Available records:
#####

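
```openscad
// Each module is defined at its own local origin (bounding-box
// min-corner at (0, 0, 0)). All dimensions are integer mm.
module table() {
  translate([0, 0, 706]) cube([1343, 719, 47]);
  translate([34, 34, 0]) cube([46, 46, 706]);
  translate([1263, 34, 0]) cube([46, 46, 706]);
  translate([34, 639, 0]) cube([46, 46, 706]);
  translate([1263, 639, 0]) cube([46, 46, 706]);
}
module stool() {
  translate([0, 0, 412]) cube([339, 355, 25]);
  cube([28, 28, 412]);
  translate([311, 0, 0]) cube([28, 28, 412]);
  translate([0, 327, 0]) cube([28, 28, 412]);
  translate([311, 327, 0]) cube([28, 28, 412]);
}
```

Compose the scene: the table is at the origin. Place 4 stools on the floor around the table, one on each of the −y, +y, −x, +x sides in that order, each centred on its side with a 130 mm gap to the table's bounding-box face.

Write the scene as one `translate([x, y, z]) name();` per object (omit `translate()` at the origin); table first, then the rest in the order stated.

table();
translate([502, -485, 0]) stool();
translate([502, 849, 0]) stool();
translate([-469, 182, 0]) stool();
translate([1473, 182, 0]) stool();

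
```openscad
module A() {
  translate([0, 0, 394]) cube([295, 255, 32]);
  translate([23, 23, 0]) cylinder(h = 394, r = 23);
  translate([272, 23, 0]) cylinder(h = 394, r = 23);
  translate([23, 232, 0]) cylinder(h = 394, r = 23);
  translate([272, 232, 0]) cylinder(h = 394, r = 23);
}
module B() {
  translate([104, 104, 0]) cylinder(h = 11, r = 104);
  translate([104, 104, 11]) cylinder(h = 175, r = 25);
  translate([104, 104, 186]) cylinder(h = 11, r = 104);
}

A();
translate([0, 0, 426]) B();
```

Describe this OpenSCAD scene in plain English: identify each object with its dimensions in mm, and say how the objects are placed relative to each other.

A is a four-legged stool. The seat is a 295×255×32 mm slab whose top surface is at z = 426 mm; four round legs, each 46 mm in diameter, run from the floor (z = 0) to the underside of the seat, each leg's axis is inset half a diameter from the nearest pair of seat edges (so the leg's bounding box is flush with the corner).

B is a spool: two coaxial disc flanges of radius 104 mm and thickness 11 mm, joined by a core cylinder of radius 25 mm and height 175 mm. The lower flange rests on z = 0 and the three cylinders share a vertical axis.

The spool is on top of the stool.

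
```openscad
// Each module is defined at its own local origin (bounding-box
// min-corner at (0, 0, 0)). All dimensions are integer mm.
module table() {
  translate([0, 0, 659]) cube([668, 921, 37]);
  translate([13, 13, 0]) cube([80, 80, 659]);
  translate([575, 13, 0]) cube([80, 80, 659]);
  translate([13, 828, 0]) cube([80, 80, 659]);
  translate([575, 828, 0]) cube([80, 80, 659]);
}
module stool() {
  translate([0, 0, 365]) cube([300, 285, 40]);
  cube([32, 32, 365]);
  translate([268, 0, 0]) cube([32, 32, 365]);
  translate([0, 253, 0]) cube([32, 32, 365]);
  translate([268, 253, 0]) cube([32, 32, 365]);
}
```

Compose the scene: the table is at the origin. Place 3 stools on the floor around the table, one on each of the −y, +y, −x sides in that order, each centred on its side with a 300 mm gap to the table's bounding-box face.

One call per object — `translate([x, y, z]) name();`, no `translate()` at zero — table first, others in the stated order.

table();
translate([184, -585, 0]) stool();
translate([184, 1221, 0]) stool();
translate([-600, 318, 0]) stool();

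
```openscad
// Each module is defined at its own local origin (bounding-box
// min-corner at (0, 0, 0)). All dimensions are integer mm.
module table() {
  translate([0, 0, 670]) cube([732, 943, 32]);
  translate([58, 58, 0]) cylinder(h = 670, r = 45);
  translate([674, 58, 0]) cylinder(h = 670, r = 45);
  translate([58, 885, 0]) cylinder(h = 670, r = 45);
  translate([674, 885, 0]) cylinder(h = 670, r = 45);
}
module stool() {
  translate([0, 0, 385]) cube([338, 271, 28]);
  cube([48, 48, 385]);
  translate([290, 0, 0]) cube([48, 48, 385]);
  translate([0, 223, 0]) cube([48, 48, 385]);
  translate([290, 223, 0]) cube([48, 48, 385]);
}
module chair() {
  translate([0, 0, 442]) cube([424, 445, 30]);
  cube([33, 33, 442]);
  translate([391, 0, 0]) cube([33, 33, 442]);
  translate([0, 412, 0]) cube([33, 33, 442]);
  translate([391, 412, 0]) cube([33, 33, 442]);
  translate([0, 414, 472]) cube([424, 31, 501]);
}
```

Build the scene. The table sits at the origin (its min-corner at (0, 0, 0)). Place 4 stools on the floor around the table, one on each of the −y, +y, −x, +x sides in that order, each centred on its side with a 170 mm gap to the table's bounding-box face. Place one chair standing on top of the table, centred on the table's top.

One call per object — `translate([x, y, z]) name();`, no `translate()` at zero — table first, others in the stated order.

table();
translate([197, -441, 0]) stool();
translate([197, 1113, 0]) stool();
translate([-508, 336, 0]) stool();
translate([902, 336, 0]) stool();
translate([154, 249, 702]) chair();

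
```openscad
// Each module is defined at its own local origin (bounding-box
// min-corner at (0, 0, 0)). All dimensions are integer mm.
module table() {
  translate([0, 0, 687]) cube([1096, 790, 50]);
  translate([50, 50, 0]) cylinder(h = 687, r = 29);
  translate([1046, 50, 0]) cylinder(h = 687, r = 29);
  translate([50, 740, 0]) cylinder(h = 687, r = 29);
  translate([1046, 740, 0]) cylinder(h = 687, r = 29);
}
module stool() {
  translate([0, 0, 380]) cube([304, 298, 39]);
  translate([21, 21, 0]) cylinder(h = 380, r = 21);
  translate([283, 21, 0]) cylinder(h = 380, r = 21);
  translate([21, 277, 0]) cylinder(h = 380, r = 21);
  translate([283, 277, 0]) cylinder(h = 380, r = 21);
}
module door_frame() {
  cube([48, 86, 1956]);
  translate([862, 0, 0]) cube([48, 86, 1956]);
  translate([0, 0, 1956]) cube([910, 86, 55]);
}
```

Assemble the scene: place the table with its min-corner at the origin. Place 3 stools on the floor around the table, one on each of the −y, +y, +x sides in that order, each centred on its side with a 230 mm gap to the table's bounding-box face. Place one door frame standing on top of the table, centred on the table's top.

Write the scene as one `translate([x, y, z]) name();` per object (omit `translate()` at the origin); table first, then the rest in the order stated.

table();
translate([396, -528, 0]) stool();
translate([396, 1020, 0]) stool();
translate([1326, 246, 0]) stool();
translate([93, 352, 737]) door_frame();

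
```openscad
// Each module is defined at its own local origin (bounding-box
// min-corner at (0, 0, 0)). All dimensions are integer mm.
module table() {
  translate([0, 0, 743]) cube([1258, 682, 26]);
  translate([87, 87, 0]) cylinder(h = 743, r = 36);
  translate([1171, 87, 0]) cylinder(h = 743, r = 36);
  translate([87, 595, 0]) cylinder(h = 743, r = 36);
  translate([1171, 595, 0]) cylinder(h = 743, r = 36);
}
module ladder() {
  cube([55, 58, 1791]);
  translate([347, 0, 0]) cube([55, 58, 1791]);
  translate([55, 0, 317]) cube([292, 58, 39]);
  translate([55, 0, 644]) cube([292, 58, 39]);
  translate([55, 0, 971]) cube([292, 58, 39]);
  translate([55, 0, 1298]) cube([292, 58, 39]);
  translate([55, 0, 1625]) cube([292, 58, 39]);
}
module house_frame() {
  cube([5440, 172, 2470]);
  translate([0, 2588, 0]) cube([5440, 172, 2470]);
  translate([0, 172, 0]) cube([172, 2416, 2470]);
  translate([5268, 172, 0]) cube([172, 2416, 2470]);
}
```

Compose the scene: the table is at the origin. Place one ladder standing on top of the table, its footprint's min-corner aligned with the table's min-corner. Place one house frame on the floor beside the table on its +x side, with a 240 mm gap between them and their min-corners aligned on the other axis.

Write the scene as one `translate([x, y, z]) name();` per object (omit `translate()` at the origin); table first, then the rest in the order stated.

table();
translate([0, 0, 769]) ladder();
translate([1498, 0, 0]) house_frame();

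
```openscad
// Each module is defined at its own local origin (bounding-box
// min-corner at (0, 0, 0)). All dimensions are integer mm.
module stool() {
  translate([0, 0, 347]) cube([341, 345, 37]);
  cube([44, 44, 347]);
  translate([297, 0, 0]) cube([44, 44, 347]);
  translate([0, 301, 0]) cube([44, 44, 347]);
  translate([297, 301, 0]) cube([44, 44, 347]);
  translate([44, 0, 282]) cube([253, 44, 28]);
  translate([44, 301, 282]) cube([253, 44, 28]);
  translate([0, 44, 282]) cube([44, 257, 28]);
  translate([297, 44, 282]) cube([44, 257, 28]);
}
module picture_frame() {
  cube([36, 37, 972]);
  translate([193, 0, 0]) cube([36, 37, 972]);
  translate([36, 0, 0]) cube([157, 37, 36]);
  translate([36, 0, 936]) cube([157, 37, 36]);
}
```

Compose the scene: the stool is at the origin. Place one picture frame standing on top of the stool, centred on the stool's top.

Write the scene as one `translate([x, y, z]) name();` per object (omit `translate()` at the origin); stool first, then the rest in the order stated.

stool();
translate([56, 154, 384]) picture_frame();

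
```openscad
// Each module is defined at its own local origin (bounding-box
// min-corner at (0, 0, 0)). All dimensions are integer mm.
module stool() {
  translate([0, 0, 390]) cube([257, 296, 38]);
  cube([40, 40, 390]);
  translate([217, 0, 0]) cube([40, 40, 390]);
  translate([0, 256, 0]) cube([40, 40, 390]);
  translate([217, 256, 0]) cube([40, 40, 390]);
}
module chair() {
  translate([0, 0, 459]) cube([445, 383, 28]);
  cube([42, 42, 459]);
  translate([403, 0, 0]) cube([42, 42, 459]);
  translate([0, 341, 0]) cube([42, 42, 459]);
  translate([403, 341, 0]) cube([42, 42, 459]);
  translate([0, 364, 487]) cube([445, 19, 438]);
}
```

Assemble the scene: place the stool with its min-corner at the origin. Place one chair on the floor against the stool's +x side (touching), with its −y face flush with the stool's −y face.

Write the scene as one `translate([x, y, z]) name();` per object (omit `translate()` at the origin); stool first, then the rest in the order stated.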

#####

Task statement:
Nothing but a number is expected here: how many lines above include the string "Assemble".

Solution to this task:
2